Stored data
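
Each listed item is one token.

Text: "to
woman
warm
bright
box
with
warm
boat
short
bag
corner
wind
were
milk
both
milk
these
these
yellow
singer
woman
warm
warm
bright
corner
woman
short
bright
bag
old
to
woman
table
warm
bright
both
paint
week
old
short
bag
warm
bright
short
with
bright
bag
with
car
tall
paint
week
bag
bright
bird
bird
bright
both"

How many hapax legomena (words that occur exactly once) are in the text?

Frequencies: bright:8, warm:6, bag:5, woman:4, short:4, with:3, both:3, to:2, corner:2, milk:2, these:2, old:2, paint:2, week:2, bird:2, box:1, boat:1, wind:1, were:1, yellow:1, … (4 more, each freq 1)
Hapax (freq=1): boat, box, car, singer, table, tall, were, wind, yellow

9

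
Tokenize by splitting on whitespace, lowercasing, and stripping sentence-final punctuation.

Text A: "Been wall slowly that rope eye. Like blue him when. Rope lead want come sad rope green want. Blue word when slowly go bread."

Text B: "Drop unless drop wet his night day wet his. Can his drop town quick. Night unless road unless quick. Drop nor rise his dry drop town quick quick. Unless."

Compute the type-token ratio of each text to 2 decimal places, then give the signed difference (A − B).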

| WORK ORDER |
The answer must contain only the lines from the one with "unless drop wet" to the end of the entries above, each written out exactly.

| WRITTEN REPLY |
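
Text B: "Drop unless drop wet his night day wet his. Can his drop town quick. Night unless road unless quick. Drop nor rise his dry drop town quick quick. Unless."

Compute the type-token ratio of each text to 2 decimal places, then give the signed difference (A − B).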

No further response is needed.